◆ **DATA IN THIS EXERCISE**:
——
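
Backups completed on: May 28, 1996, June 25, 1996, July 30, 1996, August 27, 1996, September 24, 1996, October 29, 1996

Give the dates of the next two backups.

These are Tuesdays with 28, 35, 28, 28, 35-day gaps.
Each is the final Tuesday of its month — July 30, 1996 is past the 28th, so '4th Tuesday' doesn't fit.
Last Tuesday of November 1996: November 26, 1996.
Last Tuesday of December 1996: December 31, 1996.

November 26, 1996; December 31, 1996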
——
◆ **PROBLEM STATEMENT**: From the first entry above to the last, repeat everything exactly.

◆ **WRITTEN ANSWER**:
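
Backups completed on: May 28, 1996, June 25, 1996, July 30, 1996, August 27, 1996, September 24, 1996, October 29, 1996

Give the dates of the next two backups.

These are Tuesdays with 28, 35, 28, 28, 35-day gaps.
Each is the final Tuesday of its month — July 30, 1996 is past the 28th, so '4th Tuesday' doesn't fit.
Last Tuesday of November 1996: November 26, 1996.
Last Tuesday of December 1996: December 31, 1996.

November 26, 1996; December 31, 1996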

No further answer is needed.